__About this task__.
What lines of the data hold the string "following"? Pull each one out.

[[ Provided data open ]]

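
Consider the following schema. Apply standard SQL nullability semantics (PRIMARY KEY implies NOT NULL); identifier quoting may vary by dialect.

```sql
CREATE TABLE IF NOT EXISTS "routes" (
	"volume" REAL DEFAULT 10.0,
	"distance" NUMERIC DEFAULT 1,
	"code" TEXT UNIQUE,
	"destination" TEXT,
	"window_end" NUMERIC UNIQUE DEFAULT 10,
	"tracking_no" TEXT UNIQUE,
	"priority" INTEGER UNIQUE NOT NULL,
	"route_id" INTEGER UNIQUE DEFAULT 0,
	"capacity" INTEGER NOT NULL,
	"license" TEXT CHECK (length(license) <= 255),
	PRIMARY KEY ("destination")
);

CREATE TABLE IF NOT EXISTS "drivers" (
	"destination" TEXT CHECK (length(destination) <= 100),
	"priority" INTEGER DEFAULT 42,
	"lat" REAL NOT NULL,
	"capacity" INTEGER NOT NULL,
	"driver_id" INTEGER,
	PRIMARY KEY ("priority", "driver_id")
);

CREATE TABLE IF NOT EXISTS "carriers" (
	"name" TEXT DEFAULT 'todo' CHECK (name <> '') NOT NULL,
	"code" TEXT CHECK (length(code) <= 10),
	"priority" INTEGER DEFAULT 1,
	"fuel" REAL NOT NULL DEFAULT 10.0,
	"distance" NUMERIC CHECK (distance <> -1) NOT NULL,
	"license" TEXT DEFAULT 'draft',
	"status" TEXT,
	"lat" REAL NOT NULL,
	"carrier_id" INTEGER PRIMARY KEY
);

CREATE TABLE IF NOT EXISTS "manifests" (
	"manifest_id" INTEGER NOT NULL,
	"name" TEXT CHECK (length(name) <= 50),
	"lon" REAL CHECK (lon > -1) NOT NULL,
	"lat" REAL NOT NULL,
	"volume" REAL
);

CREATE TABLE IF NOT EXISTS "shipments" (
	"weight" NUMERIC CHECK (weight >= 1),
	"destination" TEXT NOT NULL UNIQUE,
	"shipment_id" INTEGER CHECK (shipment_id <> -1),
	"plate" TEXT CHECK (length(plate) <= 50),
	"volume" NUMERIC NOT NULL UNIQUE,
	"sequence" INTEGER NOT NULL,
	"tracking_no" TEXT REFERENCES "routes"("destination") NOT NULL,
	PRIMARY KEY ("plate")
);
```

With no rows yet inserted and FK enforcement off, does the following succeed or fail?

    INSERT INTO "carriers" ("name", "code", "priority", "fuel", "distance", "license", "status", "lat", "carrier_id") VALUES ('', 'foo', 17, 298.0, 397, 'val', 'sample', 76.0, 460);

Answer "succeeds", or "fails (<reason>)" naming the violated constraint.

fails (CHECK on name)

The value '' for name violates CHECK (name <> '').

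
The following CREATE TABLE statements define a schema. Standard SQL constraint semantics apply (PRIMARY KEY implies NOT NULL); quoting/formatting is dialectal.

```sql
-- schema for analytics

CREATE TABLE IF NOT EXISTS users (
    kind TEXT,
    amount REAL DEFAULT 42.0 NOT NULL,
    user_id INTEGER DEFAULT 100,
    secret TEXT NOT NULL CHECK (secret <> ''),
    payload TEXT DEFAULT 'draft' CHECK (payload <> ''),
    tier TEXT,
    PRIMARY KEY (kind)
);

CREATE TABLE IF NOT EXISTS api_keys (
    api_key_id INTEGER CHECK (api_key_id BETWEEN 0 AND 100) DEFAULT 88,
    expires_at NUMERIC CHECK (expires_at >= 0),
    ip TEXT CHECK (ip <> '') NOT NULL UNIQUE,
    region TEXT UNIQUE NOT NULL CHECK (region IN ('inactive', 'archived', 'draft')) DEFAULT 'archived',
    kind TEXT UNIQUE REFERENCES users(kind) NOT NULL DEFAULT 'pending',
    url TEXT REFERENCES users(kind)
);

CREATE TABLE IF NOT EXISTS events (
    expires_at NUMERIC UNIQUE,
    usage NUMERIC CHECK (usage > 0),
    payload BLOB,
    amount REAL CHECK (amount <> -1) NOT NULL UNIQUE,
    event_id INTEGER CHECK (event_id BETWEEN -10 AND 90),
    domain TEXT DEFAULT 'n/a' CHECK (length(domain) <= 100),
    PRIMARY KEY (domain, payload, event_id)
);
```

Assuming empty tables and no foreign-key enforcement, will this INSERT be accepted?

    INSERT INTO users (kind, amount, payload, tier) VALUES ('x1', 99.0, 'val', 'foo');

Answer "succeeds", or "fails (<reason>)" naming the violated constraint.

secret is omitted from the column list and has no DEFAULT, so it would receive NULL.
But secret is declared NOT NULL.

fails (NOT NULL on secret)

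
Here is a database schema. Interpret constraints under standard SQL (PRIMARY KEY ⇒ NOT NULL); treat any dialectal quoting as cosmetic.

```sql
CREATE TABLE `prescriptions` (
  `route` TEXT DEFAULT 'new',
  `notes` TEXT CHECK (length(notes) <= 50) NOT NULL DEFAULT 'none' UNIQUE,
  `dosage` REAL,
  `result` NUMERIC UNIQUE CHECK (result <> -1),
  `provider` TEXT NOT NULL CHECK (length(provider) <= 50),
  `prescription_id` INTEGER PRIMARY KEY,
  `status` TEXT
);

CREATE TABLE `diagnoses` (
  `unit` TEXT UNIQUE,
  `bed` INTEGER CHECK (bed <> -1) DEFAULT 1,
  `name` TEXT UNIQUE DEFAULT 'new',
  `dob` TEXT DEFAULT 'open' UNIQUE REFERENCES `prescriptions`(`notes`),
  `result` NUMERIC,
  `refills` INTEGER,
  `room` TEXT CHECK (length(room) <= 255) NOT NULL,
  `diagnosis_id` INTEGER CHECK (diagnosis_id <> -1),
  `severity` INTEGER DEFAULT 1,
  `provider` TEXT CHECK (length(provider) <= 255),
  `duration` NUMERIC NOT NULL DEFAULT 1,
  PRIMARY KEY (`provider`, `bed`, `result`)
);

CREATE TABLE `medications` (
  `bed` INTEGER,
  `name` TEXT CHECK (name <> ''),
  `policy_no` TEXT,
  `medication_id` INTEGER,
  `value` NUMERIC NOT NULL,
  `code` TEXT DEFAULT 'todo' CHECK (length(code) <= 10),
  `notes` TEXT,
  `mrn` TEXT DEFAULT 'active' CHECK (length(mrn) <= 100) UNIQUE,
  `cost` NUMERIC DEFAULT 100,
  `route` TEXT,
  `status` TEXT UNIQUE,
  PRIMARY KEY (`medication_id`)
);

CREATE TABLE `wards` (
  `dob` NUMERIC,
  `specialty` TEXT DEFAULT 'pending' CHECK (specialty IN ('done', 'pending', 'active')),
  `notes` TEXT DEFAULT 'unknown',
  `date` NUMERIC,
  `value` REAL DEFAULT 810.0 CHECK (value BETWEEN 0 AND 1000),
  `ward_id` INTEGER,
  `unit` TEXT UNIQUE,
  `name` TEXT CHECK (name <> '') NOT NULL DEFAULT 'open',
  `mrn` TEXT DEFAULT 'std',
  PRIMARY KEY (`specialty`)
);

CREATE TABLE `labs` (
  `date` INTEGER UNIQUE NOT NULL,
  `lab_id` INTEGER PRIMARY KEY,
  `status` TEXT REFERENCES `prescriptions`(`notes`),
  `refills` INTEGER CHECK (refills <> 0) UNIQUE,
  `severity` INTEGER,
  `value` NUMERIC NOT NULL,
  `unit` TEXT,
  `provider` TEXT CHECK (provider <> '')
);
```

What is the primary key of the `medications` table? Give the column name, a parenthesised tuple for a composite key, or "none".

medication_id is declared PRIMARY KEY as a table-level PRIMARY KEY clause.

medication_id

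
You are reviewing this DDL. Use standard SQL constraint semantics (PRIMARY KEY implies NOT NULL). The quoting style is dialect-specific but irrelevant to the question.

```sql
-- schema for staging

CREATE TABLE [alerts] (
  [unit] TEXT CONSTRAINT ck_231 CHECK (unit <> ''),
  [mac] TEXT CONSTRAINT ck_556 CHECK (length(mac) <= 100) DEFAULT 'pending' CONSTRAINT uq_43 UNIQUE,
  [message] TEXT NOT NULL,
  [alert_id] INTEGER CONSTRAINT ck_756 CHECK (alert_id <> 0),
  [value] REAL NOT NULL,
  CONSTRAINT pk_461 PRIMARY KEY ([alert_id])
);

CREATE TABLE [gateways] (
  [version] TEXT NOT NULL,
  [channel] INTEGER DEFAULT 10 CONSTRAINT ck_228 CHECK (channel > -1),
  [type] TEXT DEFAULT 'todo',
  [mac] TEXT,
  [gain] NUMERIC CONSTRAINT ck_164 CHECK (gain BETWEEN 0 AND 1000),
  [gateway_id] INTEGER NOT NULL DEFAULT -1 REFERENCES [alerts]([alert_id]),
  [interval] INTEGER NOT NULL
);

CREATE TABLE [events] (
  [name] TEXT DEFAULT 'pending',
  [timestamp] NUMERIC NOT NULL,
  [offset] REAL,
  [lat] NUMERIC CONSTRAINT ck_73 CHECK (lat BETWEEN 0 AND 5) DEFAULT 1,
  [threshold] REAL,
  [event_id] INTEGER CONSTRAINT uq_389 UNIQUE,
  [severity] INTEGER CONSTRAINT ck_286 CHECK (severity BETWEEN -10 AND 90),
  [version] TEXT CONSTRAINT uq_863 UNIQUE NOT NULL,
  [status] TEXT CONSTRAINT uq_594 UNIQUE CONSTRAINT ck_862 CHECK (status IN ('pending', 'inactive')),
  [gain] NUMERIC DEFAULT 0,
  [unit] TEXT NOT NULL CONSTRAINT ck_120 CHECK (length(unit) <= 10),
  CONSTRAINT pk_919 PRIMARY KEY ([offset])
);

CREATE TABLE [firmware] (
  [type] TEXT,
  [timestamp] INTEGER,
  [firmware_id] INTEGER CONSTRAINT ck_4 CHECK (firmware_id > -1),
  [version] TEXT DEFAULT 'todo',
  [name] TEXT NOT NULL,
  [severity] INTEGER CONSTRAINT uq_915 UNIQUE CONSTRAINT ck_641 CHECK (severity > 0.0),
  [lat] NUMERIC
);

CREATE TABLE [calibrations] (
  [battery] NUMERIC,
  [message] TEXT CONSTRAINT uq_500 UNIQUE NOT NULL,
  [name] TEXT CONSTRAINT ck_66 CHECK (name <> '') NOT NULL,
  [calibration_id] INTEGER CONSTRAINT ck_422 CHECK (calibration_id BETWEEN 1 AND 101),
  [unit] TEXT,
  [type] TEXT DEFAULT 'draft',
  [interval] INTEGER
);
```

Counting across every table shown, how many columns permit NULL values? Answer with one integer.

alerts: 2 nullable (unit, mac — PK (alert_id) and explicit NOT NULL columns excluded).
gateways: 4 nullable (channel, type, mac, gain — PK none and explicit NOT NULL columns excluded).
events: 7 nullable (name, lat, threshold, event_id, severity, status, gain — PK (offset) and explicit NOT NULL columns excluded).
firmware: 6 nullable (type, timestamp, firmware_id, version, severity, lat — PK none and explicit NOT NULL columns excluded).
calibrations: 5 nullable (battery, calibration_id, unit, type, interval — PK none and explicit NOT NULL columns excluded).
Total: 2 + 4 + 7 + 6 + 5 = 24.

24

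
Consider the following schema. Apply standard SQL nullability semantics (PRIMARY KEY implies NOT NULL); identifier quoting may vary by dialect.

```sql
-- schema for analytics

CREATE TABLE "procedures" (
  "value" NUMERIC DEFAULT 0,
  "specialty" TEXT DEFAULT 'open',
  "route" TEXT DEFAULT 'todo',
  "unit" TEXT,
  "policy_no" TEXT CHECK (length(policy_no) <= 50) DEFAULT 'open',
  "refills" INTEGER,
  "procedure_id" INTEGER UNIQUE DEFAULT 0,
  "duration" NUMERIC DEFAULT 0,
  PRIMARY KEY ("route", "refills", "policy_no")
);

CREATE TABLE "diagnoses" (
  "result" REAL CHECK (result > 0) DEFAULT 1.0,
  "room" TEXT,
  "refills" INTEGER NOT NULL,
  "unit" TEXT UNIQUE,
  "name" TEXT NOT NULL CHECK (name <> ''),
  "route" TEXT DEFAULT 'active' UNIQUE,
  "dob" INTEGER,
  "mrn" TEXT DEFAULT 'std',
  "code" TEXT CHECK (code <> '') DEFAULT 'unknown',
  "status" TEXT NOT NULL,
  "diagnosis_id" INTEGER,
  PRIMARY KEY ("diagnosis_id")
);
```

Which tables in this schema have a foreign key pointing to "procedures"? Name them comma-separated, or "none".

none

No REFERENCES clause anywhere in the schema names procedures.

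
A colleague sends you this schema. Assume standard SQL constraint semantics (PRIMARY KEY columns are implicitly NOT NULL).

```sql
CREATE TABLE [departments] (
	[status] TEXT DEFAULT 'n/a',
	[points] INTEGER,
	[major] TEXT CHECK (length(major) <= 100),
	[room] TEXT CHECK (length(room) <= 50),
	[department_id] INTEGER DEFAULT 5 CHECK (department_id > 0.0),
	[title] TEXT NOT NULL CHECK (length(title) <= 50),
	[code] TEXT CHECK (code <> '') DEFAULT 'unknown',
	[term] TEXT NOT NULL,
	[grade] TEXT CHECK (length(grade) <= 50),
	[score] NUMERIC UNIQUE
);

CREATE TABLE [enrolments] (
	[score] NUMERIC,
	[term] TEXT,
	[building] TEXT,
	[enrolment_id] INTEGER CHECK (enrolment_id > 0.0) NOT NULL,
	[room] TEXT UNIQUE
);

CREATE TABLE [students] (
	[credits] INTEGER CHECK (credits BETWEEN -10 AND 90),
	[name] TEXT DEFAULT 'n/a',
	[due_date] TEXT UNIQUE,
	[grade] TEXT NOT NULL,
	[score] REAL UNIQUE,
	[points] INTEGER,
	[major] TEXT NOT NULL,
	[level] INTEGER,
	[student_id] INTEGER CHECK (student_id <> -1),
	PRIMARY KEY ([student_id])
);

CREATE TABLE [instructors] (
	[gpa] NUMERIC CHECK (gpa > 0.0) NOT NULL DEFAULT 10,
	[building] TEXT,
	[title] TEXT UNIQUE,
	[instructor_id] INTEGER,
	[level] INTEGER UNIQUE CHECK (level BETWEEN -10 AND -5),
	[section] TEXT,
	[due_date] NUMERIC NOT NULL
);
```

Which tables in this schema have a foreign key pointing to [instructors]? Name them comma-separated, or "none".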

[[ Provided data closed ]]

__Final answer__.
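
Consider the following schema. Apply standard SQL nullability semantics (PRIMARY KEY implies NOT NULL); identifier quoting may vary by dialect.
With no rows yet inserted and FK enforcement off, does the following succeed or fail?
The following CREATE TABLE statements define a schema. Standard SQL constraint semantics apply (PRIMARY KEY implies NOT NULL); quoting/formatting is dialectal.
Consider the following schema. Apply standard SQL nullability semantics (PRIMARY KEY implies NOT NULL); identifier quoting may vary by dialect.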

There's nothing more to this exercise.